- Problem description -
Reproduce, character for character, the entries from their opening line through the line with "4. 13 voters: E, A, C, B, D".

- Extracted information -

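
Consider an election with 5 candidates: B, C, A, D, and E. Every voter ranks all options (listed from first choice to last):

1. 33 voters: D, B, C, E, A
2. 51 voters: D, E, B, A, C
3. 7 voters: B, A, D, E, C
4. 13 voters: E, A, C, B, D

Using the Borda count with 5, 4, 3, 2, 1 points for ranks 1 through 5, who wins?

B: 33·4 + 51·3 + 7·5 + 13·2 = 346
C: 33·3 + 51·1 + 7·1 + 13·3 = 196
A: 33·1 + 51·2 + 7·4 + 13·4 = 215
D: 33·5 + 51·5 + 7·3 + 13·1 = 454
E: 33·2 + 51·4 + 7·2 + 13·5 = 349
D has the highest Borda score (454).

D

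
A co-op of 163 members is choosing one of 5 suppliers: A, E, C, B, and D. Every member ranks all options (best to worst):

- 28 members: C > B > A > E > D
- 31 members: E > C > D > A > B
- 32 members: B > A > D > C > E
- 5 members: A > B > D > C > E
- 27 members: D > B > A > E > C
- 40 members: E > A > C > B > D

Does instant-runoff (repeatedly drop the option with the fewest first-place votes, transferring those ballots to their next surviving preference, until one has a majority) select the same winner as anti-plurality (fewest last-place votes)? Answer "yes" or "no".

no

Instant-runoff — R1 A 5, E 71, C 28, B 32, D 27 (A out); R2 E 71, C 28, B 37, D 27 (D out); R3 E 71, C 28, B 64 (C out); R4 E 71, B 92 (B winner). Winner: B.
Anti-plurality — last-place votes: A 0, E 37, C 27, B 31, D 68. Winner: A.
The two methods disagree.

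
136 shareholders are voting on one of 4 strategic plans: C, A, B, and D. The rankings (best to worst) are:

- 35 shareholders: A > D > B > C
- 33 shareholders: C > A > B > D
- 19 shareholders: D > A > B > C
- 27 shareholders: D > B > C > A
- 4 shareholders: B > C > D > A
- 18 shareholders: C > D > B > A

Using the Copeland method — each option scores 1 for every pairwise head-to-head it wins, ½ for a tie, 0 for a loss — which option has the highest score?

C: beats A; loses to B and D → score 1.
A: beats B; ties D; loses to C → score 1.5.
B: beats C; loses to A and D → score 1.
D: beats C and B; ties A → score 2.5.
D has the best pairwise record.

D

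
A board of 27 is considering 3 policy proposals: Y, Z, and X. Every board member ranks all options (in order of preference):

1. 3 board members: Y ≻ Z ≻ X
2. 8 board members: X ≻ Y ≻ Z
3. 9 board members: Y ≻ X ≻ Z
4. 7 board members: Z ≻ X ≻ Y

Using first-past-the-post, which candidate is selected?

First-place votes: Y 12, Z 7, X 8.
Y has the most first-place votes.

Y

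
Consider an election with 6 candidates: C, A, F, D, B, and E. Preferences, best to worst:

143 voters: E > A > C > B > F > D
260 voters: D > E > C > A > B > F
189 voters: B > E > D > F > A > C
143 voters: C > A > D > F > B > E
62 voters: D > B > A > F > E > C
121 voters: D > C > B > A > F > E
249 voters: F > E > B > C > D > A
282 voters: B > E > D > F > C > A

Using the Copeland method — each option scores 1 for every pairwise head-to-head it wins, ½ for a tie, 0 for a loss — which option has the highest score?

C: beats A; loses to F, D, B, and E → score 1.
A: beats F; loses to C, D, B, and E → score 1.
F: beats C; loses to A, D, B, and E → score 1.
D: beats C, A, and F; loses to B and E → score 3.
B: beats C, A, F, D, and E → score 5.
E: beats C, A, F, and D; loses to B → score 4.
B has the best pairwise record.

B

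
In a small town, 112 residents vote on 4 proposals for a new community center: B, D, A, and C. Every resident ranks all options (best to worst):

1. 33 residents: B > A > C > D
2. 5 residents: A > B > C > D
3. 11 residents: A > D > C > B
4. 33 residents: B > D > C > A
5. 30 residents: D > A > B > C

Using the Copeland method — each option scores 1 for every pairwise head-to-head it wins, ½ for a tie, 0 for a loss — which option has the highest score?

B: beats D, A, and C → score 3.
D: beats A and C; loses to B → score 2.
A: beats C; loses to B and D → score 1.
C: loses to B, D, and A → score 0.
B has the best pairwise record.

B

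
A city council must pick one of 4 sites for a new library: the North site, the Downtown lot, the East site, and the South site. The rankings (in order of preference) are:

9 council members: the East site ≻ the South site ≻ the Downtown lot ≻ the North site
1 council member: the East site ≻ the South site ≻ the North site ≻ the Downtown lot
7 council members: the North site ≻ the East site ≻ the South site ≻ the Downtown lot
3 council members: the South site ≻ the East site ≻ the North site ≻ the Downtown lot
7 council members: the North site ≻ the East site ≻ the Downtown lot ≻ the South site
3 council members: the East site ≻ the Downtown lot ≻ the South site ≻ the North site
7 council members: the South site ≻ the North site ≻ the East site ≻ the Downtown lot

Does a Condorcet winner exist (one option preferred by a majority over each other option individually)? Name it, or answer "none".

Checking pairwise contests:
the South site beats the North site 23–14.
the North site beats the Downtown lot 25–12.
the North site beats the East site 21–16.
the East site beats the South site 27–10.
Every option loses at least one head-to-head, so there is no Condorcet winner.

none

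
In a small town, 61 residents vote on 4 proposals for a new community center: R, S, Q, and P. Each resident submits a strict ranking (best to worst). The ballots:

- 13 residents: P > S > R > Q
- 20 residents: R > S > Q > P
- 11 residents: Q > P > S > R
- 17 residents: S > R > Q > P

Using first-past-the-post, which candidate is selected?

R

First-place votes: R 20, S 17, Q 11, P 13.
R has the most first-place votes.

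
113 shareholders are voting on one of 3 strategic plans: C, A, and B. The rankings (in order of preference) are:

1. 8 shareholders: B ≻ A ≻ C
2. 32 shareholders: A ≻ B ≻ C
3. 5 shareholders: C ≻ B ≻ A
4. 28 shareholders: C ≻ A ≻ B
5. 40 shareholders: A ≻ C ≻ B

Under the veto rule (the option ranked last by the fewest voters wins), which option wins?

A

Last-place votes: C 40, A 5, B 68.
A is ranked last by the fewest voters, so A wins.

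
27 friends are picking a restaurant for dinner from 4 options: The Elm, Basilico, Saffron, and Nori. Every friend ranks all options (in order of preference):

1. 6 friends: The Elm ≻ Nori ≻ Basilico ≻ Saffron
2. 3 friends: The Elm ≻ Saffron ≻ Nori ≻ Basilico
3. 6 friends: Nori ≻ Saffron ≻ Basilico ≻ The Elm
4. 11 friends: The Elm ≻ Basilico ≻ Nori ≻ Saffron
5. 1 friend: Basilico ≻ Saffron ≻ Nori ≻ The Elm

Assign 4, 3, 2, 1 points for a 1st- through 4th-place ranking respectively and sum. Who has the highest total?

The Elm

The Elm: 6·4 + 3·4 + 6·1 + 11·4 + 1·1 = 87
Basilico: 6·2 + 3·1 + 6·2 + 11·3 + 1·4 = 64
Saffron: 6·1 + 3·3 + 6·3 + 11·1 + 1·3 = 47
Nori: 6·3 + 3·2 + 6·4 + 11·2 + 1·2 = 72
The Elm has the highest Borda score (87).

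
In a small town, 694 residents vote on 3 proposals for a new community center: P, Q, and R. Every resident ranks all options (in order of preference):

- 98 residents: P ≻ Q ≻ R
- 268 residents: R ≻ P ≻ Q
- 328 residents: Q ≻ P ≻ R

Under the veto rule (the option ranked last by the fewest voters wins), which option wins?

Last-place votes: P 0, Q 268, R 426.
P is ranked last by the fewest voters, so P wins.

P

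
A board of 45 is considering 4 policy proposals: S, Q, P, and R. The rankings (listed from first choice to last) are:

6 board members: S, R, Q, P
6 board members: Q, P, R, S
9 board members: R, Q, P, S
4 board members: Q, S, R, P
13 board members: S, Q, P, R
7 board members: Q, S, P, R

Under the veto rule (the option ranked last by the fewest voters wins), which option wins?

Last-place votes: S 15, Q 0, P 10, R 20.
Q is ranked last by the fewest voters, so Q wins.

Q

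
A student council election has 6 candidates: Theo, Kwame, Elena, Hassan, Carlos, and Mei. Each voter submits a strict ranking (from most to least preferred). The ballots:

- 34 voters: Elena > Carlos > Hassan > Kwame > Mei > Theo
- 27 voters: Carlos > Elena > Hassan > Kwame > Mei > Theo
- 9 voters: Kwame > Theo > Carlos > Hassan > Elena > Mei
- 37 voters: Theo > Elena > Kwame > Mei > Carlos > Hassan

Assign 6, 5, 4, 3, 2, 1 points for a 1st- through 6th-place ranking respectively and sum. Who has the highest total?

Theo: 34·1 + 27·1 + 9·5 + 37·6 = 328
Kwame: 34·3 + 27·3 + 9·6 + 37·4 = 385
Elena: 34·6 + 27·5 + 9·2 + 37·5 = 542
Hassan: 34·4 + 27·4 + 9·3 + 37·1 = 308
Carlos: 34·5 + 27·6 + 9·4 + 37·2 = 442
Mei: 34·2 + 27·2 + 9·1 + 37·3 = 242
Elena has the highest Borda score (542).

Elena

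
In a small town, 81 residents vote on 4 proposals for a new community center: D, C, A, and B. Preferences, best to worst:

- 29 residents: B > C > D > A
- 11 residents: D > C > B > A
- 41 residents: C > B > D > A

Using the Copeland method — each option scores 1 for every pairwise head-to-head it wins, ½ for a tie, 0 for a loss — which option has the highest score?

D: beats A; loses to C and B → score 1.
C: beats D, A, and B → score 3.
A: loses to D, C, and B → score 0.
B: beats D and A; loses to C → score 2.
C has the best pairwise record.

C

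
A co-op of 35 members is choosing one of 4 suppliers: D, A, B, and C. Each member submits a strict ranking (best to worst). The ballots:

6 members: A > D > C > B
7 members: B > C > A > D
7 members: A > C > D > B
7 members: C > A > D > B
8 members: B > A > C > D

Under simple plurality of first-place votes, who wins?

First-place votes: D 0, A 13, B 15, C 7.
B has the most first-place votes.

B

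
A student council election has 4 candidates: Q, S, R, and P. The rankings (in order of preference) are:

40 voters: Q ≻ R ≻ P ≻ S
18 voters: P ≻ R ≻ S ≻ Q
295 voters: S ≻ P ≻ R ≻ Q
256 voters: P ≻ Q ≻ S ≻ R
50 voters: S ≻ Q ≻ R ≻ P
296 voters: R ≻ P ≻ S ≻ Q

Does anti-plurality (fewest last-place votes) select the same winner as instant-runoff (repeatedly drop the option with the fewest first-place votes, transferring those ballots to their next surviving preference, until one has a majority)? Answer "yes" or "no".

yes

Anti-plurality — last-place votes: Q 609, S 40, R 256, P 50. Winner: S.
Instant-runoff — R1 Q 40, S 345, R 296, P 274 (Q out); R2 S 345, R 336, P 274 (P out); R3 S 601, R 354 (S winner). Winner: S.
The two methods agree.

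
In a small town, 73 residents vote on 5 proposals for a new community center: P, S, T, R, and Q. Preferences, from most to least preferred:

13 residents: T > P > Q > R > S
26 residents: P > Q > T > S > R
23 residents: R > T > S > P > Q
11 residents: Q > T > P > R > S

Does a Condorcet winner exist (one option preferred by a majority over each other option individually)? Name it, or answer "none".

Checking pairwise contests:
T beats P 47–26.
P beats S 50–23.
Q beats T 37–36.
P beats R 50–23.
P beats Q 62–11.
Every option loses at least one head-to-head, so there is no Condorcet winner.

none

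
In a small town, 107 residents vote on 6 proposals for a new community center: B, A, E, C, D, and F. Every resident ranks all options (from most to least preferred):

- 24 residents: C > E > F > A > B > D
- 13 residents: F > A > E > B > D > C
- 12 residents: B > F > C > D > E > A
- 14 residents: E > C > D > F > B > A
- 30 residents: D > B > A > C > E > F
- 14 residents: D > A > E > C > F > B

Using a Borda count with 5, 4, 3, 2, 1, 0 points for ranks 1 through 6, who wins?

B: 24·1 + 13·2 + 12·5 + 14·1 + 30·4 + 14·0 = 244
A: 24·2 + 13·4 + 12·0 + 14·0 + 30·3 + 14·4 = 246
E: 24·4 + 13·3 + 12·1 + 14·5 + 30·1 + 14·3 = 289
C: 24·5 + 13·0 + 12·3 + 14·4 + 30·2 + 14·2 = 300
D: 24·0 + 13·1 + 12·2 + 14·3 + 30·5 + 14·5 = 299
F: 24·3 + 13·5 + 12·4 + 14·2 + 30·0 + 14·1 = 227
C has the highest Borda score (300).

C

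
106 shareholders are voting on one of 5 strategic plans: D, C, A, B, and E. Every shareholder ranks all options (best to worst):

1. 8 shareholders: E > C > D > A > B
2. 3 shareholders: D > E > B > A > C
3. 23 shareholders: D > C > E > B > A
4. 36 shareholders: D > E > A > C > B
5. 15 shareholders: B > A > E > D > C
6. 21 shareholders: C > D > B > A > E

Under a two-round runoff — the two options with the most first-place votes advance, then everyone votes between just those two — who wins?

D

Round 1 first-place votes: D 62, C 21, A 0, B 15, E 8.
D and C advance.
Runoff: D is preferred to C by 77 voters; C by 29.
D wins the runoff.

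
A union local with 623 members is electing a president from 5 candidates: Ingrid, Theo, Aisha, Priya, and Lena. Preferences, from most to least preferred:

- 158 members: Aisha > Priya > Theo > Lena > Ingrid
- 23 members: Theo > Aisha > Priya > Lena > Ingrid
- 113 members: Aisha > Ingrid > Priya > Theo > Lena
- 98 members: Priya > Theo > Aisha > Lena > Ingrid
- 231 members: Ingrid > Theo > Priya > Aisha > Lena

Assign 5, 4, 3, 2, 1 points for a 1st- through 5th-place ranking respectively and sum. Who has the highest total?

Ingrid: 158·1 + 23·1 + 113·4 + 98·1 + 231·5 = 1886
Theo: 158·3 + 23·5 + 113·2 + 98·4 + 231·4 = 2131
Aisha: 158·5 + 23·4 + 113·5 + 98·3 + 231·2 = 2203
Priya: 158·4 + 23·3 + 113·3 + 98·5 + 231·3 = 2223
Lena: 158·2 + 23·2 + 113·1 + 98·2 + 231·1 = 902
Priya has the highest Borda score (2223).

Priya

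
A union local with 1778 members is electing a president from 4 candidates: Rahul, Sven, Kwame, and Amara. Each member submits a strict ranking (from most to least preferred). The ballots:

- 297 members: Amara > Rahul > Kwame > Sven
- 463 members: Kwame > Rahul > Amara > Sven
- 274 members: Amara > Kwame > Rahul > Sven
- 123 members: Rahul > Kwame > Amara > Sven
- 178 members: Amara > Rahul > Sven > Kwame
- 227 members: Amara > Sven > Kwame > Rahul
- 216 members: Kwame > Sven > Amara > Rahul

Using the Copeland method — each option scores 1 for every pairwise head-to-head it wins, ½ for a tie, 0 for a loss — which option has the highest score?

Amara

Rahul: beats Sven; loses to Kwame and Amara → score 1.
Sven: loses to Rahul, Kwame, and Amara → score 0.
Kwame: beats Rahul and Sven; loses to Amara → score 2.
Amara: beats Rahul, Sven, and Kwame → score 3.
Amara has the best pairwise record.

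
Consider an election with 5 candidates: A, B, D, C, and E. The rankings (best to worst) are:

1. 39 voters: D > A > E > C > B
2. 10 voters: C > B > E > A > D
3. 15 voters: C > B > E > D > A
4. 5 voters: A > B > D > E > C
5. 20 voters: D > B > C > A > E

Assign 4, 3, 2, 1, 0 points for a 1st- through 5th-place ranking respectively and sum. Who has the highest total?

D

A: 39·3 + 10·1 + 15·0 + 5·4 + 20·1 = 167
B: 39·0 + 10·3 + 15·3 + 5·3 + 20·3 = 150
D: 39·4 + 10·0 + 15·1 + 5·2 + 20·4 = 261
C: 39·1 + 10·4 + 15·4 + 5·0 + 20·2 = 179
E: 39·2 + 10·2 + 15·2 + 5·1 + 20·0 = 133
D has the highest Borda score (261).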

- Task output -
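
Consider an election with 5 candidates: B, C, A, D, and E. Every voter ranks all options (listed from first choice to last):

1. 33 voters: D, B, C, E, A
2. 51 voters: D, E, B, A, C
3. 7 voters: B, A, D, E, C
4. 13 voters: E, A, C, B, D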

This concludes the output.